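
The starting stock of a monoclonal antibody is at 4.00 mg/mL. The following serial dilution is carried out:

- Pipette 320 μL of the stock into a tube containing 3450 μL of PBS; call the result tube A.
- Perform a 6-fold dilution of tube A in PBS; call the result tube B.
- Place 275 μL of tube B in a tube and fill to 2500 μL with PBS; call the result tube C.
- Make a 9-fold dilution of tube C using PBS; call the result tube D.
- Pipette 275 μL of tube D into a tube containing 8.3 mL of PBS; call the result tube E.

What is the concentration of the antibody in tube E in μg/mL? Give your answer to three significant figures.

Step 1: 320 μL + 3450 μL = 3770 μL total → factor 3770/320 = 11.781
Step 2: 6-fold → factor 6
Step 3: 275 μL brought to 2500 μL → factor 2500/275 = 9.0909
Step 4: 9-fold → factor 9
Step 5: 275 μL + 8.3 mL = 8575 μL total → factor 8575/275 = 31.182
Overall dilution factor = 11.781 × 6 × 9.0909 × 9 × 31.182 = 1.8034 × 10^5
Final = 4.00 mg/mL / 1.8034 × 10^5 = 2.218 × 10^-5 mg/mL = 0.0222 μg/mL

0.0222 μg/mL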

# # # # # # #

EXERCISE >>
Take the records above and write each one out again exactly.

RESPONSE AREA >>
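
The starting stock of a monoclonal antibody is at 4.00 mg/mL. The following serial dilution is carried out:

- Pipette 320 μL of the stock into a tube containing 3450 μL of PBS; call the result tube A.
- Perform a 6-fold dilution of tube A in PBS; call the result tube B.
- Place 275 μL of tube B in a tube and fill to 2500 μL with PBS; call the result tube C.
- Make a 9-fold dilution of tube C using PBS; call the result tube D.
- Pipette 275 μL of tube D into a tube containing 8.3 mL of PBS; call the result tube E.

What is the concentration of the antibody in tube E in μg/mL? Give your answer to three significant figures.

Step 1: 320 μL + 3450 μL = 3770 μL total → factor 3770/320 = 11.781
Step 2: 6-fold → factor 6
Step 3: 275 μL brought to 2500 μL → factor 2500/275 = 9.0909
Step 4: 9-fold → factor 9
Step 5: 275 μL + 8.3 mL = 8575 μL total → factor 8575/275 = 31.182
Overall dilution factor = 11.781 × 6 × 9.0909 × 9 × 31.182 = 1.8034 × 10^5
Final = 4.00 mg/mL / 1.8034 × 10^5 = 2.218 × 10^-5 mg/mL = 0.0222 μg/mL

0.0222 μg/mL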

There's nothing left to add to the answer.